▶ EXERCISE DETAILS
Look in the data below for the line that contains "A chronicle records". Copy that line and the remaining lines exactly.
START RECORDS
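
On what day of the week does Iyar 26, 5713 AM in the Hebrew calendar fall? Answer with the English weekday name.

Monday

Equivalently 11 May 1953 Gregorian, JDN 2434509.
JDN 2434509 mod 7 = 0, and JDN 0 was a Monday, so this is a Monday.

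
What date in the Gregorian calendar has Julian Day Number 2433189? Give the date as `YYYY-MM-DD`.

JDN 2451545 is 1 Jan 2000; 2433189 is −18356 days from there.

1949-09-29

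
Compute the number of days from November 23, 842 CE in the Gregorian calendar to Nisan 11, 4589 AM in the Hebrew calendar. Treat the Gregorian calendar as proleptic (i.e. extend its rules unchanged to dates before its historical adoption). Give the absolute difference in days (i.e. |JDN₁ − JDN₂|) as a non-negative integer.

4993

JDN of the first date = 2028921.
JDN of the second date = 2023928.
|2023928 − 2028921| = 4993.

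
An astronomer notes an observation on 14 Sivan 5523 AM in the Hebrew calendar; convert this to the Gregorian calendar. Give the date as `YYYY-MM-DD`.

Julian Day Number of the source date = 2365128.
Converting JDN 2365128 to the Gregorian calendar gives 26 May 1763 CE.

1763-05-26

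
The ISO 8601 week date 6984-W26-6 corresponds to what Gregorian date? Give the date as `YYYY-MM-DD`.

ISO week 1 of 6984 is the week containing the first Thursday of 6984.
Week 26, day 6 (Saturday) lands on 6984-06-26.

6984-06-26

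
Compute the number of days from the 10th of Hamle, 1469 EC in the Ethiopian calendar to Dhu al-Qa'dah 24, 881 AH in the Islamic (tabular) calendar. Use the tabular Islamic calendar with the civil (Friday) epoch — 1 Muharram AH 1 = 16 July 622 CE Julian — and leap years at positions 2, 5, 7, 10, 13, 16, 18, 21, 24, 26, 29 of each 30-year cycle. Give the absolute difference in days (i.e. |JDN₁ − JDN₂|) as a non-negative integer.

JDN of the first date = 2260717.
JDN of the second date = 2260601.
|2260601 − 2260717| = 116.

116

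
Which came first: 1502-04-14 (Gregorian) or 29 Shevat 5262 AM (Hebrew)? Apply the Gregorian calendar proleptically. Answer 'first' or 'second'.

second

First date → JDN 2269757; second date → JDN 2269701.
JDN 2269701 < JDN 2269757, so the second date is earlier.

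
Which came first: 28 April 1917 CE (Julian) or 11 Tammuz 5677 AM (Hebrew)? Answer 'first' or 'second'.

first

First date → JDN 2421360; second date → JDN 2421411.
JDN 2421360 < JDN 2421411, so the first date is earlier.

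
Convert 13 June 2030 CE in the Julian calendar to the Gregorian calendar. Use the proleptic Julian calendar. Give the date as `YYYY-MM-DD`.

2030-06-26

For dates in this range the Gregorian date is 13 days ahead of the Julian.
13 June 2030 Julian + 13 days → 26 June 2030 Gregorian.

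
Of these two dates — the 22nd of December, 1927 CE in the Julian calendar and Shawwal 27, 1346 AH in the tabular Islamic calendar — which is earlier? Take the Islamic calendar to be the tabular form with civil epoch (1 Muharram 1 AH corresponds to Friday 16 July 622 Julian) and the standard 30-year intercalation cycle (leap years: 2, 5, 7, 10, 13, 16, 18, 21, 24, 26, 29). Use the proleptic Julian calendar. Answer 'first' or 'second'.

first

First date → JDN 2425250; second date → JDN 2425355.
JDN 2425250 < JDN 2425355, so the first date is earlier.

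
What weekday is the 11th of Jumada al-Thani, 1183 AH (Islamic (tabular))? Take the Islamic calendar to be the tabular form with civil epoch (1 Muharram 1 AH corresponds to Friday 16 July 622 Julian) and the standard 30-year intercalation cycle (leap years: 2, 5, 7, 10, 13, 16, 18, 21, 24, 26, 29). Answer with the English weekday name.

Thursday

This is JDN 2367459 (12 October 1769 Gregorian).
JDN 2367459 mod 7 = 3, and JDN 0 was a Monday, so this is a Thursday.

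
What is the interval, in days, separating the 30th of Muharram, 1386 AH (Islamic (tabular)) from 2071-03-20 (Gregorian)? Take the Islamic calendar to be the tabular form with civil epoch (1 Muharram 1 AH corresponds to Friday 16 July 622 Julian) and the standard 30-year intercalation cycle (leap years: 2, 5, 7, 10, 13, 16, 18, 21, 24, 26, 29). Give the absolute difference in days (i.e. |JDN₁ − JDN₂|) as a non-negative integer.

JDN of the first date = 2439267.
JDN of the second date = 2477556.
|2477556 − 2439267| = 38289.

38289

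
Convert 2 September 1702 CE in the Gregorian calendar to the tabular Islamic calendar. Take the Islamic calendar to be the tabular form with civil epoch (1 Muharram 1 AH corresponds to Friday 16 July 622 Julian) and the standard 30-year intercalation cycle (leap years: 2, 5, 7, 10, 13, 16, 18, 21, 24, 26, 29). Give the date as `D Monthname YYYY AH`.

9 Rabi' al-Thani 1114 AH

Julian Day Number of the source date = 2342947.
Converting JDN 2342947 to the tabular Islamic calendar gives 9 Rabi' al-Thani 1114 AH.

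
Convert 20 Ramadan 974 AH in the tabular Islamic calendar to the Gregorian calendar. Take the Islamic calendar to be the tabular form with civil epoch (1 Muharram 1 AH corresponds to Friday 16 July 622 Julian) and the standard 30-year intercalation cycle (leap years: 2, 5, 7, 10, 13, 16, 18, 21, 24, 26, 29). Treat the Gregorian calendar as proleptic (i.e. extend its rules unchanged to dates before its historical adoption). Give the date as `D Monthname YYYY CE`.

Julian Day Number of the source date = 2293494.
Converting JDN 2293494 to the Gregorian calendar gives 10 April 1567 CE.

10 April 1567 CE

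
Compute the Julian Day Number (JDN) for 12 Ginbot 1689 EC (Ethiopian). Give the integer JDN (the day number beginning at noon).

Equivalently 17 May 1697 (Gregorian).
JDN 2299161 is 15 October 1582 CE (Gregorian); the target day is +41853 days from there, so JDN = 2341014.

2341014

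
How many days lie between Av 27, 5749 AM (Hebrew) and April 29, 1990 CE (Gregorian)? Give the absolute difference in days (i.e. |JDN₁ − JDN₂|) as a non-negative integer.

First date → JDN 2447767; second date → JDN 2448011.
The interval is |2447767 − 2448011| = 244 days.

244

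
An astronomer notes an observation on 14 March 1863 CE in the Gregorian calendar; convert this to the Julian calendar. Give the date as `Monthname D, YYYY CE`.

The Julian–Gregorian offset here is 12 days (Julian trailing).
14 March 1863 Gregorian − 12 days → 2 March 1863 Julian.

March 2, 1863 CE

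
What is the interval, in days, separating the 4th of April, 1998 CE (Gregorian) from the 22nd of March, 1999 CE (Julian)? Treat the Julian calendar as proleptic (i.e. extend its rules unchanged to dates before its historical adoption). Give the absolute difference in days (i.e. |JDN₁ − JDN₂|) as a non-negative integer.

First date → JDN 2450908; second date → JDN 2451273.
The interval is |2450908 − 2451273| = 365 days.

365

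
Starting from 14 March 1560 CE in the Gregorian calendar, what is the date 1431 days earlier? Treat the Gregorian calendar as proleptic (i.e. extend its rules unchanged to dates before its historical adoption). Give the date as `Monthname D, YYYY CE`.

JDN of 14 March 1560 CE = 2290911.
2290911 − 1431 = 2289480.
JDN 2289480 in the Gregorian calendar is April 13, 1556 CE.

April 13, 1556 CE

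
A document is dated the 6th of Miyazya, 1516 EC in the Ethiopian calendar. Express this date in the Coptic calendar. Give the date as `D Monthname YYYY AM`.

Both dates share Julian Day Number 2277790; in the Coptic calendar that is 6 Parmouti 1240 AM.

6 Parmouti 1240 AM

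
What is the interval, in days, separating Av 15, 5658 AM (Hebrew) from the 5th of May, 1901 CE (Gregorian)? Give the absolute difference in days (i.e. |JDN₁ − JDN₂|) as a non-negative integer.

1005

JDN of the first date = 2414505.
JDN of the second date = 2415510.
|2415510 − 2414505| = 1005.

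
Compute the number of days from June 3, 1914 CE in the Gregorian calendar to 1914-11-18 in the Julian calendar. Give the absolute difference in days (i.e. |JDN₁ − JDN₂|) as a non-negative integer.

181

First date → JDN 2420287; second date → JDN 2420468.
The interval is |2420287 − 2420468| = 181 days.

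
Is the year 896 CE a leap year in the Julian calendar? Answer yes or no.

yes

896 mod 4 = 0, so it is a leap year in the Julian calendar.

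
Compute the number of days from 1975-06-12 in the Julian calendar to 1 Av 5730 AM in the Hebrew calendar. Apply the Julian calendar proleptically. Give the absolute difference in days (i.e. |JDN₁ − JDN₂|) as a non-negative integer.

First date → JDN 2442589; second date → JDN 2440802.
The interval is |2442589 − 2440802| = 1787 days.

1787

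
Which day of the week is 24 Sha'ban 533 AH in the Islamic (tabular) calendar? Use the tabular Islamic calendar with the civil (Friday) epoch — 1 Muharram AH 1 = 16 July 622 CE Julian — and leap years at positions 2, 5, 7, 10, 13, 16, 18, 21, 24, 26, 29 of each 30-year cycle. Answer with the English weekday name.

Wednesday

This is JDN 2137193 (3 May 1139 Gregorian).
2137193 ≡ 2 (mod 7); counting from Monday = 0 gives Wednesday.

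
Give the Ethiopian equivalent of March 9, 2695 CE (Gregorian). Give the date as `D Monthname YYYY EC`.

25 Yekatit 2687 EC

Julian Day Number of the source date = 2705456.
Converting JDN 2705456 to the Ethiopian calendar gives 25 Yekatit 2687 EC.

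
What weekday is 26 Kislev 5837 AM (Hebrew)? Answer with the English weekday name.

Tuesday

Equivalently 22 December 2076 Gregorian, JDN 2479660.
Since JDN mod 7 = 1 (0 = Monday), the day is Tuesday.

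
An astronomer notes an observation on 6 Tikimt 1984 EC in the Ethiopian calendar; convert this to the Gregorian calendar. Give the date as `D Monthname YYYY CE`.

17 October 1991 CE

Both dates share Julian Day Number 2448547; in the Gregorian calendar that is 17 October 1991 CE.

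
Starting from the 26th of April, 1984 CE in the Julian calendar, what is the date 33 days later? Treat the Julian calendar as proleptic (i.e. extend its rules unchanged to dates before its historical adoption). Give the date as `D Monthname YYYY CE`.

29 May 1984 CE

The starting date is JDN 2445830; 2445830 + 33 = 2445863.
JDN 2445863 corresponds to 29 May 1984 CE.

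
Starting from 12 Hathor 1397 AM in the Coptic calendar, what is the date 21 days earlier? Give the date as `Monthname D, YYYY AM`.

Paopi 21, 1397 AM

Counting 21 days back from JDN 2334990 reaches JDN 2334969, which is Paopi 21, 1397 AM.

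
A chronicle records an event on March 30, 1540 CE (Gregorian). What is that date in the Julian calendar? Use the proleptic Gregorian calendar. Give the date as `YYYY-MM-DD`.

1540-03-20

The Julian–Gregorian offset here is 10 days (Julian trailing).
30 March 1540 Gregorian − 10 days → 20 March 1540 Julian.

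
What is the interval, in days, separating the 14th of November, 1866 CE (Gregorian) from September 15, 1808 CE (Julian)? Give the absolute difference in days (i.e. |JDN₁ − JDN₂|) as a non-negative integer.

First date → JDN 2402920; second date → JDN 2381688.
The interval is |2402920 − 2381688| = 21232 days.

21232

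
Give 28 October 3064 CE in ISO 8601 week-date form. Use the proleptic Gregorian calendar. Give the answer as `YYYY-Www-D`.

The weekday is Friday (ISO weekday 5).
That Friday belongs to ISO week 43 of ISO year 3064.

3064-W43-5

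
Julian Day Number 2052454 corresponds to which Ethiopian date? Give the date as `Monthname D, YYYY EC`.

Miyazya 30, 899 EC

The proleptic Gregorian equivalent of JDN 2052454 is 30 April 907.
In the Ethiopian calendar that day is Miyazya 30, 899 EC.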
END RECORDS
▶ SOLUTION TO THIS TASK
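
A chronicle records an event on March 30, 1540 CE (Gregorian). What is that date in the Julian calendar? Use the proleptic Gregorian calendar. Give the date as `YYYY-MM-DD`.

1540-03-20

The Julian–Gregorian offset here is 10 days (Julian trailing).
30 March 1540 Gregorian − 10 days → 20 March 1540 Julian.

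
What is the interval, in days, separating the 14th of November, 1866 CE (Gregorian) from September 15, 1808 CE (Julian)? Give the absolute difference in days (i.e. |JDN₁ − JDN₂|) as a non-negative integer.

First date → JDN 2402920; second date → JDN 2381688.
The interval is |2402920 − 2381688| = 21232 days.

21232

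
Give 28 October 3064 CE in ISO 8601 week-date form. Use the proleptic Gregorian calendar. Give the answer as `YYYY-Www-D`.

The weekday is Friday (ISO weekday 5).
That Friday belongs to ISO week 43 of ISO year 3064.

3064-W43-5

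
Julian Day Number 2052454 corresponds to which Ethiopian date? Give the date as `Monthname D, YYYY EC`.

Miyazya 30, 899 EC

The proleptic Gregorian equivalent of JDN 2052454 is 30 April 907.
In the Ethiopian calendar that day is Miyazya 30, 899 EC.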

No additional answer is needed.